» **Task goal**:
In the listing that follows, the range to quote begins at the line that has "N4. O(~freeze_account)" and ends after the line that has "N7. O(issue_warning -> freeze_account)"; quote it verbatim and add nothing.

--- Exercise materials ---

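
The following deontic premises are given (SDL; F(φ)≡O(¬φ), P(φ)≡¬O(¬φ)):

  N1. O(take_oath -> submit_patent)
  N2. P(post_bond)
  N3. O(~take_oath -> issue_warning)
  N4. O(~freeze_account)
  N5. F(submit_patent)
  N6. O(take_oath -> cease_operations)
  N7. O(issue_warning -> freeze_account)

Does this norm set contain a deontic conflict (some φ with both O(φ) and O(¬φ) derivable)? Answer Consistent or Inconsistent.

Premise 5 is F(submit_patent), i.e. O(~submit_patent).
The contrapositive of premise 1 (O(take_oath -> submit_patent)) is O(~submit_patent -> ~take_oath), and O(~submit_patent) is already established, so O(~take_oath).
From O(~take_oath) and premise 3, O(~take_oath -> issue_warning), we obtain O(issue_warning).
Applying K to premise 7 (O(issue_warning -> freeze_account)) and O(issue_warning) yields O(freeze_account).
Yet premise 4 states O(~freeze_account).
We now have both O(freeze_account) and O(~freeze_account) — freeze_account is simultaneously obligatory and forbidden, violating the D-axiom.

Inconsistent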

---

» **Response to the task**:
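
  N4. O(~freeze_account)
  N5. F(submit_patent)
  N6. O(take_oath -> cease_operations)
  N7. O(issue_warning -> freeze_account)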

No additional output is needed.